** DATA PROVIDED follows **
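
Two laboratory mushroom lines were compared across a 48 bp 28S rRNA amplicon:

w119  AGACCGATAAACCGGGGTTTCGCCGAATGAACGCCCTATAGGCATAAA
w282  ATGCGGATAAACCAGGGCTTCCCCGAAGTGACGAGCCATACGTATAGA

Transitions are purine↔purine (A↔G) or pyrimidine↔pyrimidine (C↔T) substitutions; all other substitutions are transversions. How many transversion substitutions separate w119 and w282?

8

Differing sites — 2:G/T (Tv); 3:A/G (Ti); 5:C/G (Tv); 14:G/A (Ti); 18:T/C (Ti); 22:G/C (Tv); 28:T/G (Tv); 29:G/T (Tv); 30:A/G (Ti); 34:C/A (Tv); 35:C/G (Tv); 37:T/C (Ti); 41:G/C (Tv); 43:C/T (Ti); 47:A/G (Ti).
Of the 15 differences, 7 transitions and 8 transversions, so the answer is 8.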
** End of DATA PROVIDED **
• TASK INSTRUCTIONS
The answer must be an exact reproduction of all the records.

• OUTPUT OF THE TASK
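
Two laboratory mushroom lines were compared across a 48 bp 28S rRNA amplicon:

w119  AGACCGATAAACCGGGGTTTCGCCGAATGAACGCCCTATAGGCATAAA
w282  ATGCGGATAAACCAGGGCTTCCCCGAAGTGACGAGCCATACGTATAGA

Transitions are purine↔purine (A↔G) or pyrimidine↔pyrimidine (C↔T) substitutions; all other substitutions are transversions. How many transversion substitutions separate w119 and w282?

8

Differing sites — 2:G/T (Tv); 3:A/G (Ti); 5:C/G (Tv); 14:G/A (Ti); 18:T/C (Ti); 22:G/C (Tv); 28:T/G (Tv); 29:G/T (Tv); 30:A/G (Ti); 34:C/A (Tv); 35:C/G (Tv); 37:T/C (Ti); 41:G/C (Tv); 43:C/T (Ti); 47:A/G (Ti).
Of the 15 differences, 7 transitions and 8 transversions, so the answer is 8.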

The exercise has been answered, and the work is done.